◆ **ACTIVITY**: Copy all of the records below verbatim.

Collected data entries
-.-.-

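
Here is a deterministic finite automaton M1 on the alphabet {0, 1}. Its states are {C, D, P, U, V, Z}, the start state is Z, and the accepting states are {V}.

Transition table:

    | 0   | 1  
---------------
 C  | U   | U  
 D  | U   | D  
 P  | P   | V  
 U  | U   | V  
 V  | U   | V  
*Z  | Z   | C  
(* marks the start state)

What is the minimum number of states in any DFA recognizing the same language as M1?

4

Reachable states from the start: {C,U,V,Z}. Unreachable: {D,P} — drop them.
Start with accepting vs non-accepting: {V} | {C,U,Z}.
Split {C,U,Z} by δ(·,1) → {C,Z} and {U}.
Split {C,Z} by δ(·,0) → {C} and {Z}.
The partition is now stable with 4 blocks: {V} | {C} | {U} | {Z}.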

-.-.-

◆ **SOLUTION TO THIS PROBLEM**:
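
Here is a deterministic finite automaton M1 on the alphabet {0, 1}. Its states are {C, D, P, U, V, Z}, the start state is Z, and the accepting states are {V}.

Transition table:

    | 0   | 1  
---------------
 C  | U   | U  
 D  | U   | D  
 P  | P   | V  
 U  | U   | V  
 V  | U   | V  
*Z  | Z   | C  
(* marks the start state)

What is the minimum number of states in any DFA recognizing the same language as M1?

4

Reachable states from the start: {C,U,V,Z}. Unreachable: {D,P} — drop them.
Start with accepting vs non-accepting: {V} | {C,U,Z}.
Split {C,U,Z} by δ(·,1) → {C,Z} and {U}.
Split {C,Z} by δ(·,0) → {C} and {Z}.
The partition is now stable with 4 blocks: {V} | {C} | {U} | {Z}.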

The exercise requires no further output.